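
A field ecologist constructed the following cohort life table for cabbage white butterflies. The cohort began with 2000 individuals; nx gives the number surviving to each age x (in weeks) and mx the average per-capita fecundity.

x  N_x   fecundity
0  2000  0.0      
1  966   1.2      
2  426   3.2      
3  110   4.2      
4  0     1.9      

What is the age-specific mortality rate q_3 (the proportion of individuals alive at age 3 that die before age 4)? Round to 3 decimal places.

1.000

lx = nx/n0 = nx/2000: 1, 0.483, 0.213, 0.055, 0
q_3 = (l_3 − l_4) / l_3 = (0.055 − 0) / 0.055
     = 0.055 / 0.055 = 1 → 1.000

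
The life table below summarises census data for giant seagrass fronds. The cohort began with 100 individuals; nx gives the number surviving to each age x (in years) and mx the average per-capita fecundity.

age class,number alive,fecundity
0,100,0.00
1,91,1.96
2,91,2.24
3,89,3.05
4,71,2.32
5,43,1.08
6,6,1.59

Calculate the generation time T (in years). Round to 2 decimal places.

lx = nx/n0 = nx/100: 1, 0.91, 0.91, 0.89, 0.71, 0.43, 0.06
lx·mx: 0, 1.7836, 2.0384, 2.7145, 1.6472, 0.4644, 0.0954 → R0 = 8.7435
x·lx·mx: 0, 1.7836, 4.0768, 8.1435, 6.5888, 2.322, 0.5724 → Σ = 23.4871
T = 23.4871 / 8.7435 = 2.686235… → 2.69

2.69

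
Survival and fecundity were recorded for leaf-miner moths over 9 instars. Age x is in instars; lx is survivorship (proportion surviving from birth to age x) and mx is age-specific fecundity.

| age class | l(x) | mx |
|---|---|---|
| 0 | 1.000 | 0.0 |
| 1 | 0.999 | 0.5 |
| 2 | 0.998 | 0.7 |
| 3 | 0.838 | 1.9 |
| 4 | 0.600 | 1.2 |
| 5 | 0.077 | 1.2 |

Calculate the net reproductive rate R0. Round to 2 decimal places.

lx·mx by age: 0, 0.4995, 0.6986, 1.5922, 0.72, 0.0924
R0 = Σ lx·mx = 3.6027 → 3.60

3.60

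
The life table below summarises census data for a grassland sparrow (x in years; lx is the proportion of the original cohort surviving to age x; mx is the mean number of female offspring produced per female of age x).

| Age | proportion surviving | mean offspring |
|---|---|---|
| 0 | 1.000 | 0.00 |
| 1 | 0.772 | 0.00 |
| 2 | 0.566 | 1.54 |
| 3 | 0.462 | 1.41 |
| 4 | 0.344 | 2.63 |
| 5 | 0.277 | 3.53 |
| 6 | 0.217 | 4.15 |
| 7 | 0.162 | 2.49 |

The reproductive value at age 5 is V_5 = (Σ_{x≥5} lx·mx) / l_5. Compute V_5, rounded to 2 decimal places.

lx·mx for x ≥ 5: 0.97781, 0.90055, 0.40338 → sum = 2.28174
V_5 = 2.28174 / l_5 = 2.28174 / 0.277 = 8.237329… → 8.24

8.24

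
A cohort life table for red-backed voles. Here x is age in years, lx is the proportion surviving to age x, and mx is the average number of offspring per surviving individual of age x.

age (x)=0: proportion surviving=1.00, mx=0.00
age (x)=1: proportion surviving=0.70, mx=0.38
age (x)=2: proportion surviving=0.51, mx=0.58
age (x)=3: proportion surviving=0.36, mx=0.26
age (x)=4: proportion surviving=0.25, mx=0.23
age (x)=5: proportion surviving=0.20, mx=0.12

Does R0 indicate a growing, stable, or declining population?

declining

R0 = Σ lx·mx = 0 + 0.266 + 0.2958 + 0.0936 + 0.0575 + 0.024 = 0.7369
R0 < 1, so the population is declining.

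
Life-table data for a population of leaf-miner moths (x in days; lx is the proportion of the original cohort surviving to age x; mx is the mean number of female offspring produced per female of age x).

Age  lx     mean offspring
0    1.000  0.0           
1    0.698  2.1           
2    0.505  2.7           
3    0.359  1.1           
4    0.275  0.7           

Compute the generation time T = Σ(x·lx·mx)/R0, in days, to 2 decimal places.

lx·mx: 0, 1.4658, 1.3635, 0.3949, 0.1925 → R0 = 3.4167
x·lx·mx: 0, 1.4658, 2.727, 1.1847, 0.77 → Σ = 6.1475
T = 6.1475 / 3.4167 = 1.799251… → 1.80

1.80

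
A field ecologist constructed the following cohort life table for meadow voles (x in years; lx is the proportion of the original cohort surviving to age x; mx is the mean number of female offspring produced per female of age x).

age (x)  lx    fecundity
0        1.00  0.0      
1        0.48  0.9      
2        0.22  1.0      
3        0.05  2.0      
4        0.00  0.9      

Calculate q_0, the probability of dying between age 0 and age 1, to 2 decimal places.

q_0 = (l_0 − l_1) / l_0 = (1 − 0.48) / 1
     = 0.52 / 1 = 0.52 → 0.52

0.52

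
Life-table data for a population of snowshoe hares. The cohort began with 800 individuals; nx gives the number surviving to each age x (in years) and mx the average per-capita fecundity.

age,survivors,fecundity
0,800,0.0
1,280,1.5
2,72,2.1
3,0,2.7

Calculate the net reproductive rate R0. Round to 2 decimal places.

0.71

lx = nx/n0 = nx/800: 1, 0.35, 0.09, 0
lx·mx by age: 0, 0.525, 0.189, 0
R0 = Σ lx·mx = 0.714 → 0.71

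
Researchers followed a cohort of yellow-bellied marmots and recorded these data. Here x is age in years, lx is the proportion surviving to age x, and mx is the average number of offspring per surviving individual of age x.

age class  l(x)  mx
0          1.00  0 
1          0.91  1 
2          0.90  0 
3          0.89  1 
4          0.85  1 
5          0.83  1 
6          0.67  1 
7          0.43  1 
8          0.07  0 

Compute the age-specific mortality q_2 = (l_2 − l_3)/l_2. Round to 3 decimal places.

q_2 = (l_2 − l_3) / l_2 = (0.9 − 0.89) / 0.9
     = 0.01 / 0.9 = 0.011111… → 0.011

0.011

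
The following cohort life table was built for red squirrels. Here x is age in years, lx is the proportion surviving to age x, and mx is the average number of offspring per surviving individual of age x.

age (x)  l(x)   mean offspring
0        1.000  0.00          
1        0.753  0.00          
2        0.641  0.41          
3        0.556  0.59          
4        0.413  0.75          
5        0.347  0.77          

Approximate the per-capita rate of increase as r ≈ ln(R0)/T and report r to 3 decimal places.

R0 = Σ lx·mx = 0 + 0 + 0.26281 + 0.32804 + 0.30975 + 0.26719 = 1.16779
Σ x·lx·mx = 4.08469; T = 4.08469/1.16779 = 3.49779…
r ≈ ln(R0)/T = ln(1.16779)/3.49779… = 0.04435… → 0.044

0.044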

Work order :: After the last line of the data, restate all the entries verbatim.

Output for this exercise ::
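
A field ecologist constructed the following cohort life table for cabbage white butterflies. The cohort began with 2000 individuals; nx gives the number surviving to each age x (in weeks) and mx the average per-capita fecundity.

x  N_x   fecundity
0  2000  0.0      
1  966   1.2      
2  426   3.2      
3  110   4.2      
4  0     1.9      

What is the age-specific mortality rate q_3 (the proportion of individuals alive at age 3 that die before age 4)? Round to 3 decimal places.

1.000

lx = nx/n0 = nx/2000: 1, 0.483, 0.213, 0.055, 0
q_3 = (l_3 − l_4) / l_3 = (0.055 − 0) / 0.055
     = 0.055 / 0.055 = 1 → 1.000

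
The life table below summarises census data for giant seagrass fronds. The cohort began with 100 individuals; nx gives the number surviving to each age x (in years) and mx the average per-capita fecundity.

age class,number alive,fecundity
0,100,0.00
1,91,1.96
2,91,2.24
3,89,3.05
4,71,2.32
5,43,1.08
6,6,1.59

Calculate the generation time T (in years). Round to 2 decimal places.

lx = nx/n0 = nx/100: 1, 0.91, 0.91, 0.89, 0.71, 0.43, 0.06
lx·mx: 0, 1.7836, 2.0384, 2.7145, 1.6472, 0.4644, 0.0954 → R0 = 8.7435
x·lx·mx: 0, 1.7836, 4.0768, 8.1435, 6.5888, 2.322, 0.5724 → Σ = 23.4871
T = 23.4871 / 8.7435 = 2.686235… → 2.69

2.69

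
Survival and fecundity were recorded for leaf-miner moths over 9 instars. Age x is in instars; lx is survivorship (proportion surviving from birth to age x) and mx is age-specific fecundity.

| age class | l(x) | mx |
|---|---|---|
| 0 | 1.000 | 0.0 |
| 1 | 0.999 | 0.5 |
| 2 | 0.998 | 0.7 |
| 3 | 0.838 | 1.9 |
| 4 | 0.600 | 1.2 |
| 5 | 0.077 | 1.2 |

Calculate the net reproductive rate R0. Round to 2 decimal places.

lx·mx by age: 0, 0.4995, 0.6986, 1.5922, 0.72, 0.0924
R0 = Σ lx·mx = 3.6027 → 3.60

3.60

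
The life table below summarises census data for a grassland sparrow (x in years; lx is the proportion of the original cohort surviving to age x; mx is the mean number of female offspring produced per female of age x).

| Age | proportion surviving | mean offspring |
|---|---|---|
| 0 | 1.000 | 0.00 |
| 1 | 0.772 | 0.00 |
| 2 | 0.566 | 1.54 |
| 3 | 0.462 | 1.41 |
| 4 | 0.344 | 2.63 |
| 5 | 0.277 | 3.53 |
| 6 | 0.217 | 4.15 |
| 7 | 0.162 | 2.49 |

The reproductive value at age 5 is V_5 = (Σ_{x≥5} lx·mx) / l_5. Compute V_5, rounded to 2 decimal places.

lx·mx for x ≥ 5: 0.97781, 0.90055, 0.40338 → sum = 2.28174
V_5 = 2.28174 / l_5 = 2.28174 / 0.277 = 8.237329… → 8.24

8.24

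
A cohort life table for red-backed voles. Here x is age in years, lx is the proportion surviving to age x, and mx is the average number of offspring per surviving individual of age x.

age (x)=0: proportion surviving=1.00, mx=0.00
age (x)=1: proportion surviving=0.70, mx=0.38
age (x)=2: proportion surviving=0.51, mx=0.58
age (x)=3: proportion surviving=0.36, mx=0.26
age (x)=4: proportion surviving=0.25, mx=0.23
age (x)=5: proportion surviving=0.20, mx=0.12

Does R0 indicate a growing, stable, or declining population?

declining

R0 = Σ lx·mx = 0 + 0.266 + 0.2958 + 0.0936 + 0.0575 + 0.024 = 0.7369
R0 < 1, so the population is declining.

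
Life-table data for a population of leaf-miner moths (x in days; lx is the proportion of the original cohort surviving to age x; mx is the mean number of female offspring produced per female of age x).

Age  lx     mean offspring
0    1.000  0.0           
1    0.698  2.1           
2    0.505  2.7           
3    0.359  1.1           
4    0.275  0.7           

Compute the generation time T = Σ(x·lx·mx)/R0, in days, to 2 decimal places.

lx·mx: 0, 1.4658, 1.3635, 0.3949, 0.1925 → R0 = 3.4167
x·lx·mx: 0, 1.4658, 2.727, 1.1847, 0.77 → Σ = 6.1475
T = 6.1475 / 3.4167 = 1.799251… → 1.80

1.80

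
A field ecologist constructed the following cohort life table for meadow voles (x in years; lx is the proportion of the original cohort surviving to age x; mx is the mean number of female offspring produced per female of age x).

age (x)  lx    fecundity
0        1.00  0.0      
1        0.48  0.9      
2        0.22  1.0      
3        0.05  2.0      
4        0.00  0.9      

Calculate q_0, the probability of dying between age 0 and age 1, to 2 decimal places.

q_0 = (l_0 − l_1) / l_0 = (1 − 0.48) / 1
     = 0.52 / 1 = 0.52 → 0.52

0.52

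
Life-table data for a population of snowshoe hares. The cohort began with 800 individuals; nx gives the number surviving to each age x (in years) and mx the average per-capita fecundity.

age,survivors,fecundity
0,800,0.0
1,280,1.5
2,72,2.1
3,0,2.7

Calculate the net reproductive rate R0. Round to 2 decimal places.

0.71

lx = nx/n0 = nx/800: 1, 0.35, 0.09, 0
lx·mx by age: 0, 0.525, 0.189, 0
R0 = Σ lx·mx = 0.714 → 0.71

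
Researchers followed a cohort of yellow-bellied marmots and recorded these data. Here x is age in years, lx is the proportion surviving to age x, and mx is the average number of offspring per surviving individual of age x.

age class  l(x)  mx
0          1.00  0 
1          0.91  1 
2          0.90  0 
3          0.89  1 
4          0.85  1 
5          0.83  1 
6          0.67  1 
7          0.43  1 
8          0.07  0 

Compute the age-specific mortality q_2 = (l_2 − l_3)/l_2. Round to 3 decimal places.

q_2 = (l_2 − l_3) / l_2 = (0.9 − 0.89) / 0.9
     = 0.01 / 0.9 = 0.011111… → 0.011

0.011

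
The following cohort life table was built for red squirrels. Here x is age in years, lx is the proportion surviving to age x, and mx is the average number of offspring per surviving individual of age x.

age (x)  l(x)   mean offspring
0        1.000  0.00          
1        0.753  0.00          
2        0.641  0.41          
3        0.556  0.59          
4        0.413  0.75          
5        0.347  0.77          

Approximate the per-capita rate of increase as r ≈ ln(R0)/T and report r to 3 decimal places.

R0 = Σ lx·mx = 0 + 0 + 0.26281 + 0.32804 + 0.30975 + 0.26719 = 1.16779
Σ x·lx·mx = 4.08469; T = 4.08469/1.16779 = 3.49779…
r ≈ ln(R0)/T = ln(1.16779)/3.49779… = 0.04435… → 0.044

0.044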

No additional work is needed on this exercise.